◆ WHAT IS BEING ASKED
An exact copy of all the data below is required.

Stored items from a collection:
..........

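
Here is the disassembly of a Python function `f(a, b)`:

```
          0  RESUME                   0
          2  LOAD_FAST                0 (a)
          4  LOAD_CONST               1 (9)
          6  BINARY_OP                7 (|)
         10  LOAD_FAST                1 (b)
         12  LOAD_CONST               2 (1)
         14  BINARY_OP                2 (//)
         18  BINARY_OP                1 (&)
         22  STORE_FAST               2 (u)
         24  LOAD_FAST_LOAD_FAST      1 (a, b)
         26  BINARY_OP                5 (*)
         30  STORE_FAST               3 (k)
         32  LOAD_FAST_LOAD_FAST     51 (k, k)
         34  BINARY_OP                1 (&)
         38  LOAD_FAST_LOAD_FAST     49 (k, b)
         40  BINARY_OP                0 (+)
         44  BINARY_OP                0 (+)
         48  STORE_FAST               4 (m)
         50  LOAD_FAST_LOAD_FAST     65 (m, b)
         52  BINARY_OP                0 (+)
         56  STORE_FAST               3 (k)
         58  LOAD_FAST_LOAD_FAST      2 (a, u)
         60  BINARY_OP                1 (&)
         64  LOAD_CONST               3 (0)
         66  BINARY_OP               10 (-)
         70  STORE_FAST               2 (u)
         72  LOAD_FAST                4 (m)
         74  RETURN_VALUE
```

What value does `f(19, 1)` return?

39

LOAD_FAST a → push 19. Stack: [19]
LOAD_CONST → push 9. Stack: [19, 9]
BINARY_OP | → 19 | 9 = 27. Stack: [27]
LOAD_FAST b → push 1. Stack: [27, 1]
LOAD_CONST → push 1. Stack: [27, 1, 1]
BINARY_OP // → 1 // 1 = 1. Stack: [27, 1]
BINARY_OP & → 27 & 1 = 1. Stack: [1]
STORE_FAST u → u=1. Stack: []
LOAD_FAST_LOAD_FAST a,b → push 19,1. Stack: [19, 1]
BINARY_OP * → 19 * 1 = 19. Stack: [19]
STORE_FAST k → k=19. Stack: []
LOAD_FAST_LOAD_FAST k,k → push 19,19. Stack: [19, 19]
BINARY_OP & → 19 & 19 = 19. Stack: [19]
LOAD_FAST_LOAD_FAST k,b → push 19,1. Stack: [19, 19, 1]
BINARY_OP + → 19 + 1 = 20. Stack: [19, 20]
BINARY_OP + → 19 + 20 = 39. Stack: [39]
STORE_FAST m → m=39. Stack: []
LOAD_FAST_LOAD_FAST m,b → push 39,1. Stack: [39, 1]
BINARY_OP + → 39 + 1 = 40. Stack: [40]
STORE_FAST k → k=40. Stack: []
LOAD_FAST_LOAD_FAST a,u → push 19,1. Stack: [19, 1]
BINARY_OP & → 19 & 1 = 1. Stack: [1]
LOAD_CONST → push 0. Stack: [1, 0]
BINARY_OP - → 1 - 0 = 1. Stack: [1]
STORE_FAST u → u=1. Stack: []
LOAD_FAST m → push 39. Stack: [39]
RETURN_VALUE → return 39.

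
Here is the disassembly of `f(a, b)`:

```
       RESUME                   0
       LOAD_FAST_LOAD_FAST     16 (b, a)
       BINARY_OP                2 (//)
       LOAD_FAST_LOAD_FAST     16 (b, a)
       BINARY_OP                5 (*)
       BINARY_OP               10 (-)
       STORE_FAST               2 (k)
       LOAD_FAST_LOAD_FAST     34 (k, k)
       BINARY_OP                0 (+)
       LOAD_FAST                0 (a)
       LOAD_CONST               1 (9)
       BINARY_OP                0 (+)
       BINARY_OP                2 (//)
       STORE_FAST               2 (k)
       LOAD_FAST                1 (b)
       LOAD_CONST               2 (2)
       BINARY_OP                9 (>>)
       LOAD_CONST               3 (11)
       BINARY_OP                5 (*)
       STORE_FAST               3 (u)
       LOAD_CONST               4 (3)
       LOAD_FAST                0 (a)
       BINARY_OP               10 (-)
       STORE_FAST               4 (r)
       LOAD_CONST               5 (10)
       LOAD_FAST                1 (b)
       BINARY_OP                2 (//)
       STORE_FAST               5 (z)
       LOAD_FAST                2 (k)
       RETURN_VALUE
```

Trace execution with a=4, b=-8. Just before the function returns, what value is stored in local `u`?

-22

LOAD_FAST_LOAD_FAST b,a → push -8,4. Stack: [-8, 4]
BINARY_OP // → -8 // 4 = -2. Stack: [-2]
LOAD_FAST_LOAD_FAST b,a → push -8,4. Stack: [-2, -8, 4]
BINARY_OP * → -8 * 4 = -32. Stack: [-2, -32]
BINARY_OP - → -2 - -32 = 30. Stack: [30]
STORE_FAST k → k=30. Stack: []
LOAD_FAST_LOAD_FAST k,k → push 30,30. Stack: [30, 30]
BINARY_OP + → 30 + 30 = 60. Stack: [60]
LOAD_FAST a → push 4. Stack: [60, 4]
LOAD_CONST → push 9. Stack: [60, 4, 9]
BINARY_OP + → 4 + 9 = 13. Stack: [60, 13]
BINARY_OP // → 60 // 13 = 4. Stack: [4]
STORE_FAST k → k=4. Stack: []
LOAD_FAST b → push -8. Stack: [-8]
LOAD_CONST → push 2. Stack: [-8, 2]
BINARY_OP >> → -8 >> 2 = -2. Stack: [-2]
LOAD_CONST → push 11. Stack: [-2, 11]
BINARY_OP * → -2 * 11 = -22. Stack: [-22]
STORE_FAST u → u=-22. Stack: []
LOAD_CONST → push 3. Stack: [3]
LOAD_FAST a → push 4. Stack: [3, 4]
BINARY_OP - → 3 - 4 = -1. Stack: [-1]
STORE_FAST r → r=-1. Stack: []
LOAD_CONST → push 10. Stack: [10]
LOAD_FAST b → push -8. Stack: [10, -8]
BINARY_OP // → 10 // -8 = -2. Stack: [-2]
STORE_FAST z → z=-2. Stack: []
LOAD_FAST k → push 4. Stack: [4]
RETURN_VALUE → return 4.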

..........

◆ SOLUTION TO THIS EXERCISE
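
Here is the disassembly of a Python function `f(a, b)`:

```
          0  RESUME                   0
          2  LOAD_FAST                0 (a)
          4  LOAD_CONST               1 (9)
          6  BINARY_OP                7 (|)
         10  LOAD_FAST                1 (b)
         12  LOAD_CONST               2 (1)
         14  BINARY_OP                2 (//)
         18  BINARY_OP                1 (&)
         22  STORE_FAST               2 (u)
         24  LOAD_FAST_LOAD_FAST      1 (a, b)
         26  BINARY_OP                5 (*)
         30  STORE_FAST               3 (k)
         32  LOAD_FAST_LOAD_FAST     51 (k, k)
         34  BINARY_OP                1 (&)
         38  LOAD_FAST_LOAD_FAST     49 (k, b)
         40  BINARY_OP                0 (+)
         44  BINARY_OP                0 (+)
         48  STORE_FAST               4 (m)
         50  LOAD_FAST_LOAD_FAST     65 (m, b)
         52  BINARY_OP                0 (+)
         56  STORE_FAST               3 (k)
         58  LOAD_FAST_LOAD_FAST      2 (a, u)
         60  BINARY_OP                1 (&)
         64  LOAD_CONST               3 (0)
         66  BINARY_OP               10 (-)
         70  STORE_FAST               2 (u)
         72  LOAD_FAST                4 (m)
         74  RETURN_VALUE
```

What value does `f(19, 1)` return?

39

LOAD_FAST a → push 19. Stack: [19]
LOAD_CONST → push 9. Stack: [19, 9]
BINARY_OP | → 19 | 9 = 27. Stack: [27]
LOAD_FAST b → push 1. Stack: [27, 1]
LOAD_CONST → push 1. Stack: [27, 1, 1]
BINARY_OP // → 1 // 1 = 1. Stack: [27, 1]
BINARY_OP & → 27 & 1 = 1. Stack: [1]
STORE_FAST u → u=1. Stack: []
LOAD_FAST_LOAD_FAST a,b → push 19,1. Stack: [19, 1]
BINARY_OP * → 19 * 1 = 19. Stack: [19]
STORE_FAST k → k=19. Stack: []
LOAD_FAST_LOAD_FAST k,k → push 19,19. Stack: [19, 19]
BINARY_OP & → 19 & 19 = 19. Stack: [19]
LOAD_FAST_LOAD_FAST k,b → push 19,1. Stack: [19, 19, 1]
BINARY_OP + → 19 + 1 = 20. Stack: [19, 20]
BINARY_OP + → 19 + 20 = 39. Stack: [39]
STORE_FAST m → m=39. Stack: []
LOAD_FAST_LOAD_FAST m,b → push 39,1. Stack: [39, 1]
BINARY_OP + → 39 + 1 = 40. Stack: [40]
STORE_FAST k → k=40. Stack: []
LOAD_FAST_LOAD_FAST a,u → push 19,1. Stack: [19, 1]
BINARY_OP & → 19 & 1 = 1. Stack: [1]
LOAD_CONST → push 0. Stack: [1, 0]
BINARY_OP - → 1 - 0 = 1. Stack: [1]
STORE_FAST u → u=1. Stack: []
LOAD_FAST m → push 39. Stack: [39]
RETURN_VALUE → return 39.

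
Here is the disassembly of `f(a, b)`:

```
       RESUME                   0
       LOAD_FAST_LOAD_FAST     16 (b, a)
       BINARY_OP                2 (//)
       LOAD_FAST_LOAD_FAST     16 (b, a)
       BINARY_OP                5 (*)
       BINARY_OP               10 (-)
       STORE_FAST               2 (k)
       LOAD_FAST_LOAD_FAST     34 (k, k)
       BINARY_OP                0 (+)
       LOAD_FAST                0 (a)
       LOAD_CONST               1 (9)
       BINARY_OP                0 (+)
       BINARY_OP                2 (//)
       STORE_FAST               2 (k)
       LOAD_FAST                1 (b)
       LOAD_CONST               2 (2)
       BINARY_OP                9 (>>)
       LOAD_CONST               3 (11)
       BINARY_OP                5 (*)
       STORE_FAST               3 (u)
       LOAD_CONST               4 (3)
       LOAD_FAST                0 (a)
       BINARY_OP               10 (-)
       STORE_FAST               4 (r)
       LOAD_CONST               5 (10)
       LOAD_FAST                1 (b)
       BINARY_OP                2 (//)
       STORE_FAST               5 (z)
       LOAD_FAST                2 (k)
       RETURN_VALUE
```

Trace execution with a=4, b=-8. Just before the function returns, what value is stored in local `u`?

-22

LOAD_FAST_LOAD_FAST b,a → push -8,4. Stack: [-8, 4]
BINARY_OP // → -8 // 4 = -2. Stack: [-2]
LOAD_FAST_LOAD_FAST b,a → push -8,4. Stack: [-2, -8, 4]
BINARY_OP * → -8 * 4 = -32. Stack: [-2, -32]
BINARY_OP - → -2 - -32 = 30. Stack: [30]
STORE_FAST k → k=30. Stack: []
LOAD_FAST_LOAD_FAST k,k → push 30,30. Stack: [30, 30]
BINARY_OP + → 30 + 30 = 60. Stack: [60]
LOAD_FAST a → push 4. Stack: [60, 4]
LOAD_CONST → push 9. Stack: [60, 4, 9]
BINARY_OP + → 4 + 9 = 13. Stack: [60, 13]
BINARY_OP // → 60 // 13 = 4. Stack: [4]
STORE_FAST k → k=4. Stack: []
LOAD_FAST b → push -8. Stack: [-8]
LOAD_CONST → push 2. Stack: [-8, 2]
BINARY_OP >> → -8 >> 2 = -2. Stack: [-2]
LOAD_CONST → push 11. Stack: [-2, 11]
BINARY_OP * → -2 * 11 = -22. Stack: [-22]
STORE_FAST u → u=-22. Stack: []
LOAD_CONST → push 3. Stack: [3]
LOAD_FAST a → push 4. Stack: [3, 4]
BINARY_OP - → 3 - 4 = -1. Stack: [-1]
STORE_FAST r → r=-1. Stack: []
LOAD_CONST → push 10. Stack: [10]
LOAD_FAST b → push -8. Stack: [10, -8]
BINARY_OP // → 10 // -8 = -2. Stack: [-2]
STORE_FAST z → z=-2. Stack: []
LOAD_FAST k → push 4. Stack: [4]
RETURN_VALUE → return 4.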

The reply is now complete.